§ Exercise details: Reproduce the data exactly as it stands.

[Collected data entries]
========
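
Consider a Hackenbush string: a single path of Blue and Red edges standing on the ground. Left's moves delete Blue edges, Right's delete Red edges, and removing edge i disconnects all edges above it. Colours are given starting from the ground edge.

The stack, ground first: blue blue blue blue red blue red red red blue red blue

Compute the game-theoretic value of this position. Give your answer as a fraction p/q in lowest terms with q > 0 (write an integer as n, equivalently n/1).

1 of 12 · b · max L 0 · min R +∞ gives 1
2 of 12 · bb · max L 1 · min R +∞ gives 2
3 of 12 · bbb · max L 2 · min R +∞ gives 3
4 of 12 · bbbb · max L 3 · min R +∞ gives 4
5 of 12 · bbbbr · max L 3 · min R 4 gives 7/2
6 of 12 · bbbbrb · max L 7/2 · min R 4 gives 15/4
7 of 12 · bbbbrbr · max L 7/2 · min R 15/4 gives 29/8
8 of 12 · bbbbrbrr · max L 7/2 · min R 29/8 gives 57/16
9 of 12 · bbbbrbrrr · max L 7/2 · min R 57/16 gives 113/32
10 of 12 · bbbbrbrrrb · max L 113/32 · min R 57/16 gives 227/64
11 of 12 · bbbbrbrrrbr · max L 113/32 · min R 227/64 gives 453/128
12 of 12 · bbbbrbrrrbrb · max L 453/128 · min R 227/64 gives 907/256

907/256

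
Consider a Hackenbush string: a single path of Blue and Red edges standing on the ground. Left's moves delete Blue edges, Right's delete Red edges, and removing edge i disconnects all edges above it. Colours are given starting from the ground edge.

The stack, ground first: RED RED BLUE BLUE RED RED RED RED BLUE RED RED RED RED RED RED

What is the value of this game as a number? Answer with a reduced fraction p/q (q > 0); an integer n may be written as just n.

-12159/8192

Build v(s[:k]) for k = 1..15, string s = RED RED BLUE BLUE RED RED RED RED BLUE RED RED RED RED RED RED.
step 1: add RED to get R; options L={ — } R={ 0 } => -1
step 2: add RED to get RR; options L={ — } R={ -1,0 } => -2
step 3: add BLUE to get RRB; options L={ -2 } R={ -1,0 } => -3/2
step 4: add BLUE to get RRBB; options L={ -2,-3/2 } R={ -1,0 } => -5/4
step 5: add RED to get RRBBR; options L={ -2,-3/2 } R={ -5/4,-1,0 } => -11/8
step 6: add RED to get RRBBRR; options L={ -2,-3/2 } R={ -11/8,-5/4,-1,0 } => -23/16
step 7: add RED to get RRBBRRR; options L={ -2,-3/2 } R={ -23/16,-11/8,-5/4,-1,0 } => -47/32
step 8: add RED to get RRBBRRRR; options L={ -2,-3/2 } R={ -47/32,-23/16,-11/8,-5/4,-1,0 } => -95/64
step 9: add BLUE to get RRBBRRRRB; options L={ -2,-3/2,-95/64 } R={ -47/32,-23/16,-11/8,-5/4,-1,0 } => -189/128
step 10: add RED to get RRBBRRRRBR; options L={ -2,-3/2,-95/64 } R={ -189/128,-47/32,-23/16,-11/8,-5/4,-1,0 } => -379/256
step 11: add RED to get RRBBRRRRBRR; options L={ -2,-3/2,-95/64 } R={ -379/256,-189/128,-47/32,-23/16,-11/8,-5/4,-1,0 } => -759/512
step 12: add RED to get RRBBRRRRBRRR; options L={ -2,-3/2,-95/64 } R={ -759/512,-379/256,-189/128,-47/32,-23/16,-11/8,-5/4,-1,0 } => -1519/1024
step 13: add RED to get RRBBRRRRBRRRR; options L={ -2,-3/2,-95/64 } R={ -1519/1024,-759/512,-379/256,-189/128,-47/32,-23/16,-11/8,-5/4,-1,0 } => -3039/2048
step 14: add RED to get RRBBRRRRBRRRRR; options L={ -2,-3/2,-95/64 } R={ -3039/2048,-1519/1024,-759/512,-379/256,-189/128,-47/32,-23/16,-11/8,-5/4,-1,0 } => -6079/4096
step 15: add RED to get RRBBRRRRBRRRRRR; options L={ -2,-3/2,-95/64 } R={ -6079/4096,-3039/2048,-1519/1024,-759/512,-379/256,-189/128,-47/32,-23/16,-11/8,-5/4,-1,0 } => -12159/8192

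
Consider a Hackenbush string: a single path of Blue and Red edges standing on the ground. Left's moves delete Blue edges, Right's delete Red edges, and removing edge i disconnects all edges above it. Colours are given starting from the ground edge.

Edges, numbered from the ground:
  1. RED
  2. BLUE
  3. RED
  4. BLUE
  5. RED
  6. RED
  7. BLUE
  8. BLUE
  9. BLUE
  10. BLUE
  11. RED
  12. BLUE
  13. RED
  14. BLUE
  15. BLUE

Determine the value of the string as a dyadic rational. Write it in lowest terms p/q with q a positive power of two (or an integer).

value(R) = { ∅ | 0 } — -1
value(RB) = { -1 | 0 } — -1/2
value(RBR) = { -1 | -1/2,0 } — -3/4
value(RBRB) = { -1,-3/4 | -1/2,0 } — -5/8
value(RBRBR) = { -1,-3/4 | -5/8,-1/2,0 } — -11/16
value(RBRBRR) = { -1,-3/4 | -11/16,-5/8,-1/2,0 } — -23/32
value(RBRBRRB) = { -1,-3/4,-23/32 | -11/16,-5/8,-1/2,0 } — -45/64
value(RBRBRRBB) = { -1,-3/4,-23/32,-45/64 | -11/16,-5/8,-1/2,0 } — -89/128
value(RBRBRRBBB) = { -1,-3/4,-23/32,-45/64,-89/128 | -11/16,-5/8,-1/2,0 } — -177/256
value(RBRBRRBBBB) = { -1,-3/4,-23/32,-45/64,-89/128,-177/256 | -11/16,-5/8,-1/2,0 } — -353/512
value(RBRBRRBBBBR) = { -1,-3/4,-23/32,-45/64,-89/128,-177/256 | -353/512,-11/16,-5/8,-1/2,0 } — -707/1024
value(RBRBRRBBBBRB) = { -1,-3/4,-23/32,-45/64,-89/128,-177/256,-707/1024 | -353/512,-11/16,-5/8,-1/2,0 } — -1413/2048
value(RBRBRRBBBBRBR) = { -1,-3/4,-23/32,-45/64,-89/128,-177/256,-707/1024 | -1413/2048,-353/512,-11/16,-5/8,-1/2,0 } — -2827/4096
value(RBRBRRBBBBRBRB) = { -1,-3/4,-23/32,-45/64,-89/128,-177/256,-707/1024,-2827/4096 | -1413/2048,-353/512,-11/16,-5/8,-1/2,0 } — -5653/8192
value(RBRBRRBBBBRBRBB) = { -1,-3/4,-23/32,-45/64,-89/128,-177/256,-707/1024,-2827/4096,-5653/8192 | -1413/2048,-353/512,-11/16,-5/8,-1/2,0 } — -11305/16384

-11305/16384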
========
§ Written solution:
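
Consider a Hackenbush string: a single path of Blue and Red edges standing on the ground. Left's moves delete Blue edges, Right's delete Red edges, and removing edge i disconnects all edges above it. Colours are given starting from the ground edge.

The stack, ground first: blue blue blue blue red blue red red red blue red blue

Compute the game-theoretic value of this position. Give your answer as a fraction p/q in lowest terms with q > 0 (write an integer as n, equivalently n/1).

1 of 12 · b · max L 0 · min R +∞ gives 1
2 of 12 · bb · max L 1 · min R +∞ gives 2
3 of 12 · bbb · max L 2 · min R +∞ gives 3
4 of 12 · bbbb · max L 3 · min R +∞ gives 4
5 of 12 · bbbbr · max L 3 · min R 4 gives 7/2
6 of 12 · bbbbrb · max L 7/2 · min R 4 gives 15/4
7 of 12 · bbbbrbr · max L 7/2 · min R 15/4 gives 29/8
8 of 12 · bbbbrbrr · max L 7/2 · min R 29/8 gives 57/16
9 of 12 · bbbbrbrrr · max L 7/2 · min R 57/16 gives 113/32
10 of 12 · bbbbrbrrrb · max L 113/32 · min R 57/16 gives 227/64
11 of 12 · bbbbrbrrrbr · max L 113/32 · min R 227/64 gives 453/128
12 of 12 · bbbbrbrrrbrb · max L 453/128 · min R 227/64 gives 907/256

907/256

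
Consider a Hackenbush string: a single path of Blue and Red edges standing on the ground. Left's moves delete Blue edges, Right's delete Red edges, and removing edge i disconnects all edges above it. Colours are given starting from the ground edge.

The stack, ground first: RED RED BLUE BLUE RED RED RED RED BLUE RED RED RED RED RED RED

What is the value of this game as a number? Answer with a reduced fraction p/q (q > 0); an integer n may be written as just n.

-12159/8192

Build v(s[:k]) for k = 1..15, string s = RED RED BLUE BLUE RED RED RED RED BLUE RED RED RED RED RED RED.
step 1: add RED to get R; options L={ — } R={ 0 } => -1
step 2: add RED to get RR; options L={ — } R={ -1,0 } => -2
step 3: add BLUE to get RRB; options L={ -2 } R={ -1,0 } => -3/2
step 4: add BLUE to get RRBB; options L={ -2,-3/2 } R={ -1,0 } => -5/4
step 5: add RED to get RRBBR; options L={ -2,-3/2 } R={ -5/4,-1,0 } => -11/8
step 6: add RED to get RRBBRR; options L={ -2,-3/2 } R={ -11/8,-5/4,-1,0 } => -23/16
step 7: add RED to get RRBBRRR; options L={ -2,-3/2 } R={ -23/16,-11/8,-5/4,-1,0 } => -47/32
step 8: add RED to get RRBBRRRR; options L={ -2,-3/2 } R={ -47/32,-23/16,-11/8,-5/4,-1,0 } => -95/64
step 9: add BLUE to get RRBBRRRRB; options L={ -2,-3/2,-95/64 } R={ -47/32,-23/16,-11/8,-5/4,-1,0 } => -189/128
step 10: add RED to get RRBBRRRRBR; options L={ -2,-3/2,-95/64 } R={ -189/128,-47/32,-23/16,-11/8,-5/4,-1,0 } => -379/256
step 11: add RED to get RRBBRRRRBRR; options L={ -2,-3/2,-95/64 } R={ -379/256,-189/128,-47/32,-23/16,-11/8,-5/4,-1,0 } => -759/512
step 12: add RED to get RRBBRRRRBRRR; options L={ -2,-3/2,-95/64 } R={ -759/512,-379/256,-189/128,-47/32,-23/16,-11/8,-5/4,-1,0 } => -1519/1024
step 13: add RED to get RRBBRRRRBRRRR; options L={ -2,-3/2,-95/64 } R={ -1519/1024,-759/512,-379/256,-189/128,-47/32,-23/16,-11/8,-5/4,-1,0 } => -3039/2048
step 14: add RED to get RRBBRRRRBRRRRR; options L={ -2,-3/2,-95/64 } R={ -3039/2048,-1519/1024,-759/512,-379/256,-189/128,-47/32,-23/16,-11/8,-5/4,-1,0 } => -6079/4096
step 15: add RED to get RRBBRRRRBRRRRRR; options L={ -2,-3/2,-95/64 } R={ -6079/4096,-3039/2048,-1519/1024,-759/512,-379/256,-189/128,-47/32,-23/16,-11/8,-5/4,-1,0 } => -12159/8192

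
Consider a Hackenbush string: a single path of Blue and Red edges standing on the ground. Left's moves delete Blue edges, Right's delete Red edges, and removing edge i disconnects all edges above it. Colours are given starting from the ground edge.

Edges, numbered from the ground:
  1. RED
  2. BLUE
  3. RED
  4. BLUE
  5. RED
  6. RED
  7. BLUE
  8. BLUE
  9. BLUE
  10. BLUE
  11. RED
  12. BLUE
  13. RED
  14. BLUE
  15. BLUE

Determine the value of the string as a dyadic rational. Write it in lowest terms p/q with q a positive power of two (or an integer).

value(R) = { ∅ | 0 } — -1
value(RB) = { -1 | 0 } — -1/2
value(RBR) = { -1 | -1/2,0 } — -3/4
value(RBRB) = { -1,-3/4 | -1/2,0 } — -5/8
value(RBRBR) = { -1,-3/4 | -5/8,-1/2,0 } — -11/16
value(RBRBRR) = { -1,-3/4 | -11/16,-5/8,-1/2,0 } — -23/32
value(RBRBRRB) = { -1,-3/4,-23/32 | -11/16,-5/8,-1/2,0 } — -45/64
value(RBRBRRBB) = { -1,-3/4,-23/32,-45/64 | -11/16,-5/8,-1/2,0 } — -89/128
value(RBRBRRBBB) = { -1,-3/4,-23/32,-45/64,-89/128 | -11/16,-5/8,-1/2,0 } — -177/256
value(RBRBRRBBBB) = { -1,-3/4,-23/32,-45/64,-89/128,-177/256 | -11/16,-5/8,-1/2,0 } — -353/512
value(RBRBRRBBBBR) = { -1,-3/4,-23/32,-45/64,-89/128,-177/256 | -353/512,-11/16,-5/8,-1/2,0 } — -707/1024
value(RBRBRRBBBBRB) = { -1,-3/4,-23/32,-45/64,-89/128,-177/256,-707/1024 | -353/512,-11/16,-5/8,-1/2,0 } — -1413/2048
value(RBRBRRBBBBRBR) = { -1,-3/4,-23/32,-45/64,-89/128,-177/256,-707/1024 | -1413/2048,-353/512,-11/16,-5/8,-1/2,0 } — -2827/4096
value(RBRBRRBBBBRBRB) = { -1,-3/4,-23/32,-45/64,-89/128,-177/256,-707/1024,-2827/4096 | -1413/2048,-353/512,-11/16,-5/8,-1/2,0 } — -5653/8192
value(RBRBRRBBBBRBRBB) = { -1,-3/4,-23/32,-45/64,-89/128,-177/256,-707/1024,-2827/4096,-5653/8192 | -1413/2048,-353/512,-11/16,-5/8,-1/2,0 } — -11305/16384

-11305/16384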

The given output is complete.